Collected data:
***

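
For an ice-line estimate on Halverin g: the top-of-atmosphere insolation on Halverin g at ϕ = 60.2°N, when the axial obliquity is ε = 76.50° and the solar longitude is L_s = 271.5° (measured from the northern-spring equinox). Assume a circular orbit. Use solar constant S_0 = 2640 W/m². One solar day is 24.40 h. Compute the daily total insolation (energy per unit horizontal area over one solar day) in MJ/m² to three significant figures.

0.00 MJ/m²

Solar declination: sin δ = sin ε · sin L_s = sin 76.50° × sin 271.5° = -0.97204, so δ = -76.418°.
cos h₀ = −tan(+60.2°) tan(-76.418°) = 7.2277 ≥ 1 ⇒ polar night, h₀ = 0 and Q̄ = 0.
Daily total = Q̄ × 24.40 h × 3600 s/h = 0.00 MJ/m².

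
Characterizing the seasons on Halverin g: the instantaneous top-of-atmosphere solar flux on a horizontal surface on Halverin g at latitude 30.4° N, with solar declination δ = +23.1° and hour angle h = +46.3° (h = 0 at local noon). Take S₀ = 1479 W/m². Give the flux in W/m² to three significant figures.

cos θ_z = sin φ sin δ + cos φ cos δ cos h = 0.198536 + 0.548118 = 0.746654.
Flux = S₀ · cos θ_z = 1479 × 0.746654 = 1104 W/m².

1.10e+03 W/m²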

***

Problem statement:
Could you set down exactly the lines above, from the one containing "Characterizing the seasons" through the last, including both and nothing else?

Written answer:
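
Characterizing the seasons on Halverin g: the instantaneous top-of-atmosphere solar flux on a horizontal surface on Halverin g at latitude 30.4° N, with solar declination δ = +23.1° and hour angle h = +46.3° (h = 0 at local noon). Take S₀ = 1479 W/m². Give the flux in W/m² to three significant figures.

cos θ_z = sin φ sin δ + cos φ cos δ cos h = 0.198536 + 0.548118 = 0.746654.
Flux = S₀ · cos θ_z = 1479 × 0.746654 = 1104 W/m².

1.10e+03 W/m²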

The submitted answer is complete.